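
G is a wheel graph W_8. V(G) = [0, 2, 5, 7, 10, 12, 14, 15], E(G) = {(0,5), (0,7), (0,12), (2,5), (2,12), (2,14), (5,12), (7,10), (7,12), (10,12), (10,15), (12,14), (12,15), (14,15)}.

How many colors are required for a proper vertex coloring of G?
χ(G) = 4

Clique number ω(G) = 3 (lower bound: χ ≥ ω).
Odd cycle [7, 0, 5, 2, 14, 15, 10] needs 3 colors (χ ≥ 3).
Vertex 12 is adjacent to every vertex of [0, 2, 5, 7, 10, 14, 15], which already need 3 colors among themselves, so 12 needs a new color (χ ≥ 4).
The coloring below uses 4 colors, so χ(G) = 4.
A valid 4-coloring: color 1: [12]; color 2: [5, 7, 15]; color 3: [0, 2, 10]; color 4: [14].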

────────────────────

## TASK DETAILS
Print out the whole listing exactly as it appears.

## YOUR SOLUTION
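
G is a wheel graph W_8. V(G) = [0, 2, 5, 7, 10, 12, 14, 15], E(G) = {(0,5), (0,7), (0,12), (2,5), (2,12), (2,14), (5,12), (7,10), (7,12), (10,12), (10,15), (12,14), (12,15), (14,15)}.

How many colors are required for a proper vertex coloring of G?
χ(G) = 4

Clique number ω(G) = 3 (lower bound: χ ≥ ω).
Odd cycle [7, 0, 5, 2, 14, 15, 10] needs 3 colors (χ ≥ 3).
Vertex 12 is adjacent to every vertex of [0, 2, 5, 7, 10, 14, 15], which already need 3 colors among themselves, so 12 needs a new color (χ ≥ 4).
The coloring below uses 4 colors, so χ(G) = 4.
A valid 4-coloring: color 1: [12]; color 2: [5, 7, 15]; color 3: [0, 2, 10]; color 4: [14].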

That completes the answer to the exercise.